| Problem details |
Would you please copy exactly the line with "investment = 4*demand + tariff + 7" and all lines that follow it in the data below, through the last one?

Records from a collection
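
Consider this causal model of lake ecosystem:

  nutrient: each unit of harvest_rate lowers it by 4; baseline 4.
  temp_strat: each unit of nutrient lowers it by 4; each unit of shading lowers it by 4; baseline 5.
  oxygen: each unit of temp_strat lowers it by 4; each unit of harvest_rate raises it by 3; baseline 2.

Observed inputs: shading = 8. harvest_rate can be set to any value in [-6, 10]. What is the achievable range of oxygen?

-436 to 540

Substituting into the temp_strat equation gives temp_strat = 16*harvest_rate - 43.
This gives oxygen = -61*harvest_rate + 174.
Linear in harvest_rate, so extremes are at the endpoints: harvest_rate = -6 gives oxygen = 540; harvest_rate = 10 gives oxygen = -436.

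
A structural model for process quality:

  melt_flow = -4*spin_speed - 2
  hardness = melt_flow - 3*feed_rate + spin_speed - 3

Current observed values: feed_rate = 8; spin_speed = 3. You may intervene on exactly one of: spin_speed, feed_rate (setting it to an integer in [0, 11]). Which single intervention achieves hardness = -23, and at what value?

Intervening on spin_speed: hardness = -3*spin_speed - 29. Reaching -23 requires spin_speed = -2, outside [0, 11].
Intervening on feed_rate: with other inputs at their observed values, hardness = -3*feed_rate - 14. Solving for -23 gives feed_rate = 3, within [0, 11].

set feed_rate = 3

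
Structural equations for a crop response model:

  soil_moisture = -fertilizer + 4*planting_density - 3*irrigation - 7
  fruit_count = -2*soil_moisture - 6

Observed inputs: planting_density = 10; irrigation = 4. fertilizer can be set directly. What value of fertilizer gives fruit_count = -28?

Substituting into the soil_moisture equation gives soil_moisture = -fertilizer + 21.
Substituting into the fruit_count equation gives fruit_count = 2*fertilizer - 48.
Solve 2*fertilizer - 48 = -28: fertilizer = (-28 + 48) / 2 = 10.

fertilizer = 10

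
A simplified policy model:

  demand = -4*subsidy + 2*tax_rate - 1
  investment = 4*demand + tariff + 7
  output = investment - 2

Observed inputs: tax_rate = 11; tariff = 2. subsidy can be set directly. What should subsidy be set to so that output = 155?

Substituting into the demand equation gives demand = -4*subsidy + 21.
Substituting into the investment equation gives investment = -16*subsidy + 93.
This gives output = -16*subsidy + 91.
Solve -16*subsidy + 91 = 155: subsidy = (155 - 91) / -16 = -4.

subsidy = -4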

| Output for this exercise |
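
  investment = 4*demand + tariff + 7
  output = investment - 2

Observed inputs: tax_rate = 11; tariff = 2. subsidy can be set directly. What should subsidy be set to so that output = 155?

Substituting into the demand equation gives demand = -4*subsidy + 21.
Substituting into the investment equation gives investment = -16*subsidy + 93.
This gives output = -16*subsidy + 91.
Solve -16*subsidy + 91 = 155: subsidy = (155 - 91) / -16 = -4.

subsidy = -4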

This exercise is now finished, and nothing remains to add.